> [YOUR GOAL] Would you return every entry, exactly as it is written?

++++++++++++++++++++

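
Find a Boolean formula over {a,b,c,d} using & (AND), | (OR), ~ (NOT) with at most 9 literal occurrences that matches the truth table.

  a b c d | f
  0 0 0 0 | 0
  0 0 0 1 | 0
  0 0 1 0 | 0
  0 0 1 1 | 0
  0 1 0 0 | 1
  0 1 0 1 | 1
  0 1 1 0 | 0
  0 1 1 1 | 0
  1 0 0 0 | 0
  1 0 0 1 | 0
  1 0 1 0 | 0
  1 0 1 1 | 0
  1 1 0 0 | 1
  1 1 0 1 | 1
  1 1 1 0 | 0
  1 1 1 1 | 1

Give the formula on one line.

  (c | b) = 0011111100111111
  ~c = 1100110011001100
  (d & a) = 0000000001010101
  (~c | (d & a)) = 1100110011011101
  ((c | b) & (~c | (d & a))) = 0000110000011101
  (((c | b) & (~c | (d & a))) & b) = 0000110000001101

(((c | b) & (~c | (d & a))) & b)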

++++++++++++++++++++

> [EXERCISE OUTPUT]
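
Find a Boolean formula over {a,b,c,d} using & (AND), | (OR), ~ (NOT) with at most 9 literal occurrences that matches the truth table.

  a b c d | f
  0 0 0 0 | 0
  0 0 0 1 | 0
  0 0 1 0 | 0
  0 0 1 1 | 0
  0 1 0 0 | 1
  0 1 0 1 | 1
  0 1 1 0 | 0
  0 1 1 1 | 0
  1 0 0 0 | 0
  1 0 0 1 | 0
  1 0 1 0 | 0
  1 0 1 1 | 0
  1 1 0 0 | 1
  1 1 0 1 | 1
  1 1 1 0 | 0
  1 1 1 1 | 1

Give the formula on one line.

  (c | b) = 0011111100111111
  ~c = 1100110011001100
  (d & a) = 0000000001010101
  (~c | (d & a)) = 1100110011011101
  ((c | b) & (~c | (d & a))) = 0000110000011101
  (((c | b) & (~c | (d & a))) & b) = 0000110000001101

(((c | b) & (~c | (d & a))) & b)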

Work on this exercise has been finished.